Take the entries below and print all of them exactly, please.

Segment Start: Supplied material

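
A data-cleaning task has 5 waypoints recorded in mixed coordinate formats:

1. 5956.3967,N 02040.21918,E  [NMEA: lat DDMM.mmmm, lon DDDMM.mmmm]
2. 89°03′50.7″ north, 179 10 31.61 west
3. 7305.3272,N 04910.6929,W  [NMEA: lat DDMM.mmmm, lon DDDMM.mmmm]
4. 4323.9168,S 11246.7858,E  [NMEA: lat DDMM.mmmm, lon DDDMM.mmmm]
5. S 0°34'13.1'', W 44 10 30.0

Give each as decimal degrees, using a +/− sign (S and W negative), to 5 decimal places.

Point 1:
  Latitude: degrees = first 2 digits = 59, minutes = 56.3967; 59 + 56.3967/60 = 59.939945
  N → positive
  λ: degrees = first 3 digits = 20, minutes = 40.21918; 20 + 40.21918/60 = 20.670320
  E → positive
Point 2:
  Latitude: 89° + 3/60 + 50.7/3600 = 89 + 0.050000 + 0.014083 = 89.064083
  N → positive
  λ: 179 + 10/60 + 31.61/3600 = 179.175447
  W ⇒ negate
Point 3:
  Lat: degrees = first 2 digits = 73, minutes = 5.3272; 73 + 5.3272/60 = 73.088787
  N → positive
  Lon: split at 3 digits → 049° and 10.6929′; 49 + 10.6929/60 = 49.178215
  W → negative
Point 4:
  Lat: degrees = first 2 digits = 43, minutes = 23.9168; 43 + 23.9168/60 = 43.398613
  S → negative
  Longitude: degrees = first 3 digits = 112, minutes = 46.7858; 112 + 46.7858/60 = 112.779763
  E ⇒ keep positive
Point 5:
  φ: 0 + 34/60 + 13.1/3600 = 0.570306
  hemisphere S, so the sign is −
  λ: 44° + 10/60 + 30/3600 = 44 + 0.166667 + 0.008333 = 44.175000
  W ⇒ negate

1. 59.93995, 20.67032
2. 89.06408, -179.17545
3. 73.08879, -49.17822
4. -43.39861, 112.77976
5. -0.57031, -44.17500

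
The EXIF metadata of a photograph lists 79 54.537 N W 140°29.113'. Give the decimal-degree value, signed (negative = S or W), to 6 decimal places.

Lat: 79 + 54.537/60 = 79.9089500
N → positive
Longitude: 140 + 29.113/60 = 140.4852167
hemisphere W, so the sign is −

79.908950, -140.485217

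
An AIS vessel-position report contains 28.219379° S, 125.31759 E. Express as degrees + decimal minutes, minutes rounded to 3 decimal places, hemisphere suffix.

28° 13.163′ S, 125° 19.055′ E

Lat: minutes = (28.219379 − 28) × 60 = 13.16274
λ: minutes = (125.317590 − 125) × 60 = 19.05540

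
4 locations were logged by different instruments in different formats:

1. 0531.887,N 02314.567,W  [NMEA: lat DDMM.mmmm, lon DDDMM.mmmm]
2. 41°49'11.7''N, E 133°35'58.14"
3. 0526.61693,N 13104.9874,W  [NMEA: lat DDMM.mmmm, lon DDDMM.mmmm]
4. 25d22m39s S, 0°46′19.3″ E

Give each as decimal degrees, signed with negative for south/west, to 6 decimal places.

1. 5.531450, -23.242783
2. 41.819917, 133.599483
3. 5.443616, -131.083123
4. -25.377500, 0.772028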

Segment End: Supplied material

> **Task answer**:
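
A data-cleaning task has 5 waypoints recorded in mixed coordinate formats:

1. 5956.3967,N 02040.21918,E  [NMEA: lat DDMM.mmmm, lon DDDMM.mmmm]
2. 89°03′50.7″ north, 179 10 31.61 west
3. 7305.3272,N 04910.6929,W  [NMEA: lat DDMM.mmmm, lon DDDMM.mmmm]
4. 4323.9168,S 11246.7858,E  [NMEA: lat DDMM.mmmm, lon DDDMM.mmmm]
5. S 0°34'13.1'', W 44 10 30.0

Give each as decimal degrees, using a +/− sign (S and W negative), to 5 decimal places.

Point 1:
  Latitude: degrees = first 2 digits = 59, minutes = 56.3967; 59 + 56.3967/60 = 59.939945
  N → positive
  λ: degrees = first 3 digits = 20, minutes = 40.21918; 20 + 40.21918/60 = 20.670320
  E → positive
Point 2:
  Latitude: 89° + 3/60 + 50.7/3600 = 89 + 0.050000 + 0.014083 = 89.064083
  N → positive
  λ: 179 + 10/60 + 31.61/3600 = 179.175447
  W ⇒ negate
Point 3:
  Lat: degrees = first 2 digits = 73, minutes = 5.3272; 73 + 5.3272/60 = 73.088787
  N → positive
  Lon: split at 3 digits → 049° and 10.6929′; 49 + 10.6929/60 = 49.178215
  W → negative
Point 4:
  Lat: degrees = first 2 digits = 43, minutes = 23.9168; 43 + 23.9168/60 = 43.398613
  S → negative
  Longitude: degrees = first 3 digits = 112, minutes = 46.7858; 112 + 46.7858/60 = 112.779763
  E ⇒ keep positive
Point 5:
  φ: 0 + 34/60 + 13.1/3600 = 0.570306
  hemisphere S, so the sign is −
  λ: 44° + 10/60 + 30/3600 = 44 + 0.166667 + 0.008333 = 44.175000
  W ⇒ negate

1. 59.93995, 20.67032
2. 89.06408, -179.17545
3. 73.08879, -49.17822
4. -43.39861, 112.77976
5. -0.57031, -44.17500

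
The EXIF metadata of a photograph lists 79 54.537 N W 140°29.113'. Give the decimal-degree value, signed (negative = S or W), to 6 decimal places.

Lat: 79 + 54.537/60 = 79.9089500
N → positive
Longitude: 140 + 29.113/60 = 140.4852167
hemisphere W, so the sign is −

79.908950, -140.485217

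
An AIS vessel-position report contains 28.219379° S, 125.31759 E. Express as degrees + decimal minutes, minutes rounded to 3 decimal places, hemisphere suffix.

28° 13.163′ S, 125° 19.055′ E

Lat: minutes = (28.219379 − 28) × 60 = 13.16274
λ: minutes = (125.317590 − 125) × 60 = 19.05540

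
4 locations were logged by different instruments in different formats:

1. 0531.887,N 02314.567,W  [NMEA: lat DDMM.mmmm, lon DDDMM.mmmm]
2. 41°49'11.7''N, E 133°35'58.14"
3. 0526.61693,N 13104.9874,W  [NMEA: lat DDMM.mmmm, lon DDDMM.mmmm]
4. 25d22m39s S, 0°46′19.3″ E

Give each as decimal degrees, signed with negative for south/west, to 6 decimal places.

1. 5.531450, -23.242783
2. 41.819917, 133.599483
3. 5.443616, -131.083123
4. -25.377500, 0.772028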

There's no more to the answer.